***** Records
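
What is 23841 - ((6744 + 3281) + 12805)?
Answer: 1011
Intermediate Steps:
23841 - ((6744 + 3281) + 12805) = 23841 - (10025 + 12805) = 23841 - 1*22830 = 23841 - 22830 = 1011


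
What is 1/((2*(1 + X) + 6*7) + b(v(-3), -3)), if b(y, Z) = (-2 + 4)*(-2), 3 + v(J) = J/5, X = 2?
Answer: 1/44 ≈ 0.022727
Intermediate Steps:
v(J) = -3 + J/5
b(y, Z) = -4 (b(y, Z) = 2*(-2) = -4)
1/((2*(1 + X) + 6*7) + b(v(-3), -3)) = 1/((2*(1 + 2) + 6*7) - 4) = 1/((2*3 + 42) - 4) = 1/((6 + 42) - 4) = 1/(48 - 4) = 1/44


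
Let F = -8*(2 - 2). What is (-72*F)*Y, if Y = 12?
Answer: 0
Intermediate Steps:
F = 0 (F = -8*0 = 0)
(-72*F)*Y = -72*0*12 = 0*12 = 0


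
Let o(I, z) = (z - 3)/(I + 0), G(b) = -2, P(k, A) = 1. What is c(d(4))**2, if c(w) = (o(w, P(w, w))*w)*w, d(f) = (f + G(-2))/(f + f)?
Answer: 1/4 ≈ 0.25000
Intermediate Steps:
o(I, z) = (-3 + z)/I
d(f) = (-2 + f)/(2*f) (d(f) = (f - 2)/(f + f) = (-2 + f)/((2*f)) = (-2 + f)*(1/(2*f)) = (-2 + f)/(2*f))
c(w) = -2*w (c(w) = (((-3 + 1)/w)*w)*w = ((-2/w)*w)*w = -2*w)
c(d(4))**2 = (-(-2 + 4)/4)**2 = (-2/4)**2 = (-2*1/4)**2 = (-1/2)**2 = 1/4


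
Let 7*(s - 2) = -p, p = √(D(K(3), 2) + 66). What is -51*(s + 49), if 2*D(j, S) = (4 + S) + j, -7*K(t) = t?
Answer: -2601 + 153*√1498/98 ≈ -2540.6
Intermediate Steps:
K(t) = -t/7
D(j, S) = 2 + S/2 + j/2 (D(j, S) = ((4 + S) + j)/2 = (4 + S + j)/2 = 2 + S/2 + j/2)
p = 3*√1498/14 (p = √((2 + (½)*2 + (-⅐*3)/2) + 66) = √((2 + 1 + (½)*(-3/7)) + 66) = √((2 + 1 - 3/14) + 66) = √(39/14 + 66) = √(963/14) = 3*√1498/14 ≈ 8.2937)
s = 2 - 3*√1498/98 (s = 2 + (-3*√1498/14)/7 = 2 - 3*√1498/98 ≈ 0.81518)
-51*(s + 49) = -51*((2 - 3*√1498/98) + 49) = -51*(51 - 3*√1498/98) = -2601 + 153*√1498/98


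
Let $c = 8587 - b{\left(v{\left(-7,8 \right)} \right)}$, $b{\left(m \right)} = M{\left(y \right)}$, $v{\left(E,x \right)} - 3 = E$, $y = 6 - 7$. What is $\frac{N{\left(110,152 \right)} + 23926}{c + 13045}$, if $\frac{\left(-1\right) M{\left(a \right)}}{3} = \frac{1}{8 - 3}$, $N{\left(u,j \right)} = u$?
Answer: $\frac{120180}{108163} \approx 1.1111$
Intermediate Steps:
$y = -1$ ($y = 6 - 7 = -1$)
$v{\left(E,x \right)} = 3 + E$
$M{\left(a \right)} = - \frac{3}{5}$ ($M{\left(a \right)} = - \frac{3}{8 - 3} = - \frac{3}{5}$)
$b{\left(m \right)} = - \frac{3}{5}$
$c = \frac{42938}{5}$ ($c = 8587 - - \frac{3}{5} = 8587 + \frac{3}{5} = \frac{42938}{5} \approx 8587.6$)
$\frac{N{\left(110,152 \right)} + 23926}{c + 13045} = \frac{110 + 23926}{\frac{42938}{5} + 13045} = \frac{24036}{\frac{108163}{5}} = 24036 \cdot \frac{5}{108163} = \frac{120180}{108163}$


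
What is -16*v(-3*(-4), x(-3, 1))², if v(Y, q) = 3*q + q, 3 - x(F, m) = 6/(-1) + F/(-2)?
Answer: -14400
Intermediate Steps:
x(F, m) = 9 + F/2 (x(F, m) = 3 - (6/(-1) + F/(-2)) = 3 - (6*(-1) + F*(-½)) = 3 - (-6 - F/2) = 3 + (6 + F/2) = 9 + F/2)
v(Y, q) = 4*q
-16*v(-3*(-4), x(-3, 1))² = -16*16*(9 + (½)*(-3))² = -16*16*(9 - 3/2)² = -16*(4*(15/2))² = -16*30² = -16*900 = -14400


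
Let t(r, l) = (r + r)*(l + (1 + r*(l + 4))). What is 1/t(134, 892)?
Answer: 1/32416476 ≈ 3.0849e-8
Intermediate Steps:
t(r, l) = 2*r*(1 + l + r*(4 + l)) (t(r, l) = (2*r)*(l + (1 + r*(4 + l))) = (2*r)*(1 + l + r*(4 + l)) = 2*r*(1 + l + r*(4 + l)))
1/t(134, 892) = 1/(2*134*(1 + 892 + 4*134 + 892*134)) = 1/(2*134*(1 + 892 + 536 + 119528)) = 1/(2*134*120957) = 1/32416476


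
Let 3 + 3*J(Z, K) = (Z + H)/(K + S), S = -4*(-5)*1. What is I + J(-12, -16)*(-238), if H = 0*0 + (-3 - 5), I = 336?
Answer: 2912/3 ≈ 970.67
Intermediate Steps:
S = 20 (S = 20*1 = 20)
H = -8 (H = 0 - 8 = -8)
J(Z, K) = -1 + (-8 + Z)/(3*(20 + K)) (J(Z, K) = -1 + ((Z - 8)/(K + 20))/3 = -1 + ((-8 + Z)/(20 + K))/3 = -1 + (-8 + Z)/(3*(20 + K)))
I + J(-12, -16)*(-238) = 336 + ((-68 - 12 - 3*(-16))/(3*(20 - 16)))*(-238) = 336 + ((⅓)*(-68 - 12 + 48)/4)*(-238) = 336 + ((⅓)*(¼)*(-32))*(-238) = 336 - 8/3*(-238) = 336 + 1904/3 = 2912/3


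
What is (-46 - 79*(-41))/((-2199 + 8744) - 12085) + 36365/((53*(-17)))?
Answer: -204338993/4991540 ≈ -40.937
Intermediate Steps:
(-46 - 79*(-41))/((-2199 + 8744) - 12085) + 36365/((53*(-17))) = (-46 + 3239)/(6545 - 12085) + 36365/(-901) = 3193/(-5540) + 36365*(-1/901) = 3193*(-1/5540) - 36365/901 = -3193/5540 - 36365/901 = -204338993/4991540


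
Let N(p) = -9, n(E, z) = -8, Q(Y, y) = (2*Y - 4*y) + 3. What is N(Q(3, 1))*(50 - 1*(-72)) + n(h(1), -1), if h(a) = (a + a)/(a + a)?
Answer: -1106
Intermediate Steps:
h(a) = 1 (h(a) = (2*a)/((2*a)) = (2*a)*(1/(2*a)) = 1)
Q(Y, y) = 3 - 4*y + 2*Y (Q(Y, y) = (-4*y + 2*Y) + 3 = 3 - 4*y + 2*Y)
N(Q(3, 1))*(50 - 1*(-72)) + n(h(1), -1) = -9*(50 - 1*(-72)) - 8 = -9*(50 + 72) - 8 = -9*122 - 8 = -1098 - 8 = -1106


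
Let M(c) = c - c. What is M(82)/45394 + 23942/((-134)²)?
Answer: 11971/8978 ≈ 1.3334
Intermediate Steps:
M(c) = 0
M(82)/45394 + 23942/((-134)²) = 0/45394 + 23942/((-134)²) = 0*(1/45394) + 23942/17956 = 0 + 23942*(1/17956) = 0 + 11971/8978 = 11971/8978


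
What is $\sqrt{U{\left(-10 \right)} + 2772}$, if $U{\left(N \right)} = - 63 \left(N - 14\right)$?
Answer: $6 \sqrt{119} \approx 65.452$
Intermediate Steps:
$U{\left(N \right)} = 882 - 63 N$ ($U{\left(N \right)} = - 63 \left(-14 + N\right) = 882 - 63 N$)
$\sqrt{U{\left(-10 \right)} + 2772} = \sqrt{\left(882 - -630\right) + 2772} = \sqrt{\left(882 + 630\right) + 2772} = \sqrt{1512 + 2772} = \sqrt{4284} = 6 \sqrt{119}$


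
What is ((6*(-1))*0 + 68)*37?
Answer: 2516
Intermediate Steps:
((6*(-1))*0 + 68)*37 = (-6*0 + 68)*37 = (0 + 68)*37 = 68*37 = 2516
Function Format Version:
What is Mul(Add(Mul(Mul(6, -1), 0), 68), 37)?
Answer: 2516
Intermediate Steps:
Mul(Add(Mul(Mul(6, -1), 0), 68), 37) = Mul(Add(Mul(-6, 0), 68), 37) = Mul(Add(0, 68), 37) = Mul(68, 37) = 2516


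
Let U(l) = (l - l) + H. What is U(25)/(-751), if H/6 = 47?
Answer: -282/751 ≈ -0.37550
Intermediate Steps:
H = 282 (H = 6*47 = 282)
U(l) = 282 (U(l) = (l - l) + 282 = 0 + 282 = 282)
U(25)/(-751) = 282/(-751) = 282*(-1/751) = -282/751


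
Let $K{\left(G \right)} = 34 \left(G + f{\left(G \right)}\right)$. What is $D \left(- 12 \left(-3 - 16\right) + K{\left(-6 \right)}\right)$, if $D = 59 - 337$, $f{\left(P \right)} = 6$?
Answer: $-63384$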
**********
*Description of the task*. Only the lines from the first line of the records through the line with "Answer: 1/4 ≈ 0.25000" should be reproduced, exactly and with nothing added.

*Task answer*.
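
What is 23841 - ((6744 + 3281) + 12805)?
Answer: 1011
Intermediate Steps:
23841 - ((6744 + 3281) + 12805) = 23841 - (10025 + 12805) = 23841 - 1*22830 = 23841 - 22830 = 1011


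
What is 1/((2*(1 + X) + 6*7) + b(v(-3), -3)), if b(y, Z) = (-2 + 4)*(-2), 3 + v(J) = J/5, X = 2?
Answer: 1/44 ≈ 0.022727
Intermediate Steps:
v(J) = -3 + J/5
b(y, Z) = -4 (b(y, Z) = 2*(-2) = -4)
1/((2*(1 + X) + 6*7) + b(v(-3), -3)) = 1/((2*(1 + 2) + 6*7) - 4) = 1/((2*3 + 42) - 4) = 1/((6 + 42) - 4) = 1/(48 - 4) = 1/44


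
Let F = -8*(2 - 2). What is (-72*F)*Y, if Y = 12?
Answer: 0
Intermediate Steps:
F = 0 (F = -8*0 = 0)
(-72*F)*Y = -72*0*12 = 0*12 = 0


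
Let o(I, z) = (z - 3)/(I + 0), G(b) = -2, P(k, A) = 1. What is c(d(4))**2, if c(w) = (o(w, P(w, w))*w)*w, d(f) = (f + G(-2))/(f + f)?
Answer: 1/4 ≈ 0.25000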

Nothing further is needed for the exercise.